━━━ Study material ━━━
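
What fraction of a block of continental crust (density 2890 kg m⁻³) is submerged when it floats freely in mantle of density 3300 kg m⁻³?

0.876

Submerged fraction = ρ_obj/ρ_fluid = 2890/3300 = 0.876.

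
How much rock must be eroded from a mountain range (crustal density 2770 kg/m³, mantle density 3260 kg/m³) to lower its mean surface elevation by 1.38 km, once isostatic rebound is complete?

Net drop Δ = e − u = e − e ρ_c/ρ_m = e (ρ_m − ρ_c)/ρ_m.
e = Δ ρ_m/(ρ_m − ρ_c) = 1.38 km × 3260/490 = 9.18 km.

9.18 km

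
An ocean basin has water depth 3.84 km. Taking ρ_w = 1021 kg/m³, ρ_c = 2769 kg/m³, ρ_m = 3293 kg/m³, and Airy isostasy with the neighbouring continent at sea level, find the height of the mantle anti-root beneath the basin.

Balancing pressure at the compensation depth: replacing crust with seawater at the top is compensated by replacing crust with mantle at the base: d (ρ_c − ρ_w) = a (ρ_m − ρ_c).
a = d (ρ_c − ρ_w)/(ρ_m − ρ_c) = 3.84 km × 1748/524 = 12.8 km.

12.8 km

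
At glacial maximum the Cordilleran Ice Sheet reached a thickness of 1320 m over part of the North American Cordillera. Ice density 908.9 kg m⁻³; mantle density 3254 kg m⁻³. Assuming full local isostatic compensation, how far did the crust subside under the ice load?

369 m

In Airy isostatic equilibrium: the ice load ρ_ice t is balanced by mantle displaced below, ρ_m s.
s = t ρ_ice / ρ_m = 1320 m × 908.9/3254 = 369 m.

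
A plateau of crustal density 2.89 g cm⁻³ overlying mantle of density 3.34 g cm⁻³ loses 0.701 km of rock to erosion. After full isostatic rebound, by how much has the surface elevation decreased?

Rebound u = e ρ_c/ρ_m = 0.701 km × 2.89/3.34 = 0.6066 km.
Net surface drop = e − u = 0.701 km − 0.6066 km = e (ρ_m − ρ_c)/ρ_m = 0.0944 km.

0.0944 km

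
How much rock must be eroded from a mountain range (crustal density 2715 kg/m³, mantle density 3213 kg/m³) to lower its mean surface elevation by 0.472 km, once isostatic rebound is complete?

Net drop Δ = e − u = e − e ρ_c/ρ_m = e (ρ_m − ρ_c)/ρ_m.
e = Δ ρ_m/(ρ_m − ρ_c) = 0.472 km × 3213/498 = 3.05 km.

3.05 km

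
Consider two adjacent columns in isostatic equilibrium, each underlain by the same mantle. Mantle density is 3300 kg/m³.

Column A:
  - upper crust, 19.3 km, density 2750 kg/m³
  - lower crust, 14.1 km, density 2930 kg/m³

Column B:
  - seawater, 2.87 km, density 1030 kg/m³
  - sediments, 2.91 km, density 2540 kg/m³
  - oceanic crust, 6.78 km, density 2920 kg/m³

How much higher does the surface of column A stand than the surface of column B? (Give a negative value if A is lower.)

1.37 km

For any compensation level in the mantle, the mantle terms cancel and isostasy reduces to e = (Σt_A − Σt_B) − (Σ(ρt)_A − Σ(ρt)_B) / ρ_m.
Σt_A = 33.4 km; Σt_B = 12.56 km; Σ(ρt)_A = 94388; Σ(ρt)_B = 30145.1 (in km·kg/m³).
e = (33.4 − 12.56) − (94388 − 30145.1) / 3300 = 1.37 km.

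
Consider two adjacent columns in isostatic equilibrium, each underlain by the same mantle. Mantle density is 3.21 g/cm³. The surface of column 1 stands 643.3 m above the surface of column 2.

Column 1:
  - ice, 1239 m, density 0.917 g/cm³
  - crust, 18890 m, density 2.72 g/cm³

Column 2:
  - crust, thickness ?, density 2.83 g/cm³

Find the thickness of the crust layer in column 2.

26400 m

Take the compensation level at the base of the deeper column (depth z_c below the surface of column 1) and equate Σ ρ_i t_i down to z_c; mantle fills any gap and the z_c terms cancel.
Column 1: 1239×0.917 + 18890×2.72 + (z_c − 20129)×3.21
Column 2: 643.3×0 + x×2.83 + (z_c − 643.3 − 0 − x)×3.21
The z_c×3.21 term appears on both sides and cancels. Collect the known terms of each column as K = Σ(ρt)_known − 3.21 × (depth of known layers): K_1 = 52516.963 − 3.21×20129 = −12097.127; K_2 = 0 − 3.21×(643.3 + 0) = −2064.993.
Balance: K_1 = K_2 − x×(3.21 − 2.83), so x = (K_2 − K_1)/(3.21 − 2.83) = 10032.1/0.38 = 26400 m.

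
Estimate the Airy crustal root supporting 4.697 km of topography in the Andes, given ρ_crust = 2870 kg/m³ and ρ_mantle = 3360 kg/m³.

In Airy isostatic equilibrium: the weight of the topography is balanced by the buoyancy of the root, ρ_c h = (ρ_m − ρ_c) r.
r = h · ρ_c / (ρ_m − ρ_c) = 4.697 km × 2870 / (3360 − 2870) = 27.5 km.

27.5 km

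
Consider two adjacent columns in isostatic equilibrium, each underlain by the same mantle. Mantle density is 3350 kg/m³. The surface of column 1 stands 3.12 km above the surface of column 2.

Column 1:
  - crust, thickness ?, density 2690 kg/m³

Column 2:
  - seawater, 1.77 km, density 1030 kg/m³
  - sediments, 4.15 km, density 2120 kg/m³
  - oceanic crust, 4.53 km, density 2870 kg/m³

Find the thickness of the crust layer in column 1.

33.1 km

Take the compensation level at the base of the deeper column (depth z_c below the surface of column 1) and equate Σ ρ_i t_i down to z_c; mantle fills any gap and the z_c terms cancel.
Column 1: x×2690 + (z_c − 0 − x)×3350
Column 2: 3.12×0 + 1.77×1030 + 4.15×2120 + 4.53×2870 + (z_c − 3.12 − 10.45)×3350
The z_c×3350 term appears on both sides and cancels. Collect the known terms of each column as K = Σ(ρt)_known − 3350 × (depth of known layers): K_1 = 0 − 3350×0 = 0; K_2 = 23622.2 − 3350×(3.12 + 10.45) = −21837.3.
Balance: K_1 − x×(3350 − 2690) = K_2, so x = (K_1 − K_2)/(3350 − 2690) = 21837.3/660 = 33.1 km.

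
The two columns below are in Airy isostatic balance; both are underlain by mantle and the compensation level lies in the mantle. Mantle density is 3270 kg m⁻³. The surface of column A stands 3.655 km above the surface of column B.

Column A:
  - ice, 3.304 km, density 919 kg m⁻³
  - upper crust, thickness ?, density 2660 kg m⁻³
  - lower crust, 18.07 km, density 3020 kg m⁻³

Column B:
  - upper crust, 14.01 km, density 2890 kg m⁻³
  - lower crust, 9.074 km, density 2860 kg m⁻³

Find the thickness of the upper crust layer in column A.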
━━━
- [Problem to solve]:
Repeat the data in full, matching each line exactly.

- [Task result]:
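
What fraction of a block of continental crust (density 2890 kg m⁻³) is submerged when it floats freely in mantle of density 3300 kg m⁻³?

0.876

Submerged fraction = ρ_obj/ρ_fluid = 2890/3300 = 0.876.

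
How much rock must be eroded from a mountain range (crustal density 2770 kg/m³, mantle density 3260 kg/m³) to lower its mean surface elevation by 1.38 km, once isostatic rebound is complete?

Net drop Δ = e − u = e − e ρ_c/ρ_m = e (ρ_m − ρ_c)/ρ_m.
e = Δ ρ_m/(ρ_m − ρ_c) = 1.38 km × 3260/490 = 9.18 km.

9.18 km

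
An ocean basin has water depth 3.84 km. Taking ρ_w = 1021 kg/m³, ρ_c = 2769 kg/m³, ρ_m = 3293 kg/m³, and Airy isostasy with the neighbouring continent at sea level, find the height of the mantle anti-root beneath the basin.

Balancing pressure at the compensation depth: replacing crust with seawater at the top is compensated by replacing crust with mantle at the base: d (ρ_c − ρ_w) = a (ρ_m − ρ_c).
a = d (ρ_c − ρ_w)/(ρ_m − ρ_c) = 3.84 km × 1748/524 = 12.8 km.

12.8 km

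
At glacial maximum the Cordilleran Ice Sheet reached a thickness of 1320 m over part of the North American Cordillera. Ice density 908.9 kg m⁻³; mantle density 3254 kg m⁻³. Assuming full local isostatic compensation, how far did the crust subside under the ice load?

369 m

In Airy isostatic equilibrium: the ice load ρ_ice t is balanced by mantle displaced below, ρ_m s.
s = t ρ_ice / ρ_m = 1320 m × 908.9/3254 = 369 m.

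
A plateau of crustal density 2.89 g cm⁻³ overlying mantle of density 3.34 g cm⁻³ loses 0.701 km of rock to erosion. After full isostatic rebound, by how much has the surface elevation decreased?

Rebound u = e ρ_c/ρ_m = 0.701 km × 2.89/3.34 = 0.6066 km.
Net surface drop = e − u = 0.701 km − 0.6066 km = e (ρ_m − ρ_c)/ρ_m = 0.0944 km.

0.0944 km

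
How much rock must be eroded from a mountain range (crustal density 2715 kg/m³, mantle density 3213 kg/m³) to lower its mean surface elevation by 0.472 km, once isostatic rebound is complete?

Net drop Δ = e − u = e − e ρ_c/ρ_m = e (ρ_m − ρ_c)/ρ_m.
e = Δ ρ_m/(ρ_m − ρ_c) = 0.472 km × 3213/498 = 3.05 km.

3.05 km

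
Consider two adjacent columns in isostatic equilibrium, each underlain by the same mantle. Mantle density is 3300 kg/m³.

Column A:
  - upper crust, 19.3 km, density 2750 kg/m³
  - lower crust, 14.1 km, density 2930 kg/m³

Column B:
  - seawater, 2.87 km, density 1030 kg/m³
  - sediments, 2.91 km, density 2540 kg/m³
  - oceanic crust, 6.78 km, density 2920 kg/m³

How much higher does the surface of column A stand than the surface of column B? (Give a negative value if A is lower.)

1.37 km

For any compensation level in the mantle, the mantle terms cancel and isostasy reduces to e = (Σt_A − Σt_B) − (Σ(ρt)_A − Σ(ρt)_B) / ρ_m.
Σt_A = 33.4 km; Σt_B = 12.56 km; Σ(ρt)_A = 94388; Σ(ρt)_B = 30145.1 (in km·kg/m³).
e = (33.4 − 12.56) − (94388 − 30145.1) / 3300 = 1.37 km.

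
Consider two adjacent columns in isostatic equilibrium, each underlain by the same mantle. Mantle density is 3.21 g/cm³. The surface of column 1 stands 643.3 m above the surface of column 2.

Column 1:
  - ice, 1239 m, density 0.917 g/cm³
  - crust, 18890 m, density 2.72 g/cm³

Column 2:
  - crust, thickness ?, density 2.83 g/cm³

Find the thickness of the crust layer in column 2.

26400 m

Take the compensation level at the base of the deeper column (depth z_c below the surface of column 1) and equate Σ ρ_i t_i down to z_c; mantle fills any gap and the z_c terms cancel.
Column 1: 1239×0.917 + 18890×2.72 + (z_c − 20129)×3.21
Column 2: 643.3×0 + x×2.83 + (z_c − 643.3 − 0 − x)×3.21
The z_c×3.21 term appears on both sides and cancels. Collect the known terms of each column as K = Σ(ρt)_known − 3.21 × (depth of known layers): K_1 = 52516.963 − 3.21×20129 = −12097.127; K_2 = 0 − 3.21×(643.3 + 0) = −2064.993.
Balance: K_1 = K_2 − x×(3.21 − 2.83), so x = (K_2 − K_1)/(3.21 − 2.83) = 10032.1/0.38 = 26400 m.

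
Estimate the Airy crustal root supporting 4.697 km of topography in the Andes, given ρ_crust = 2870 kg/m³ and ρ_mantle = 3360 kg/m³.

In Airy isostatic equilibrium: the weight of the topography is balanced by the buoyancy of the root, ρ_c h = (ρ_m − ρ_c) r.
r = h · ρ_c / (ρ_m − ρ_c) = 4.697 km × 2870 / (3360 − 2870) = 27.5 km.

27.5 km

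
Consider two adjacent columns in isostatic equilibrium, each underlain by the same mantle. Mantle density is 3350 kg/m³. The surface of column 1 stands 3.12 km above the surface of column 2.

Column 1:
  - crust, thickness ?, density 2690 kg/m³

Column 2:
  - seawater, 1.77 km, density 1030 kg/m³
  - sediments, 4.15 km, density 2120 kg/m³
  - oceanic crust, 4.53 km, density 2870 kg/m³

Find the thickness of the crust layer in column 1.

33.1 km

Take the compensation level at the base of the deeper column (depth z_c below the surface of column 1) and equate Σ ρ_i t_i down to z_c; mantle fills any gap and the z_c terms cancel.
Column 1: x×2690 + (z_c − 0 − x)×3350
Column 2: 3.12×0 + 1.77×1030 + 4.15×2120 + 4.53×2870 + (z_c − 3.12 − 10.45)×3350
The z_c×3350 term appears on both sides and cancels. Collect the known terms of each column as K = Σ(ρt)_known − 3350 × (depth of known layers): K_1 = 0 − 3350×0 = 0; K_2 = 23622.2 − 3350×(3.12 + 10.45) = −21837.3.
Balance: K_1 − x×(3350 − 2690) = K_2, so x = (K_1 − K_2)/(3350 − 2690) = 21837.3/660 = 33.1 km.

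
The two columns below are in Airy isostatic balance; both are underlain by mantle and the compensation level lies in the mantle. Mantle density is 3270 kg m⁻³. The surface of column A stands 3.655 km above the surface of column B.

Column A:
  - ice, 3.304 km, density 919 kg m⁻³
  - upper crust, thickness ?, density 2660 kg m⁻³
  - lower crust, 18.07 km, density 3020 kg m⁻³

Column B:
  - upper crust, 14.01 km, density 2890 kg m⁻³
  - lower crust, 9.074 km, density 2860 kg m⁻³

Find the thickness of the upper crust layer in column A.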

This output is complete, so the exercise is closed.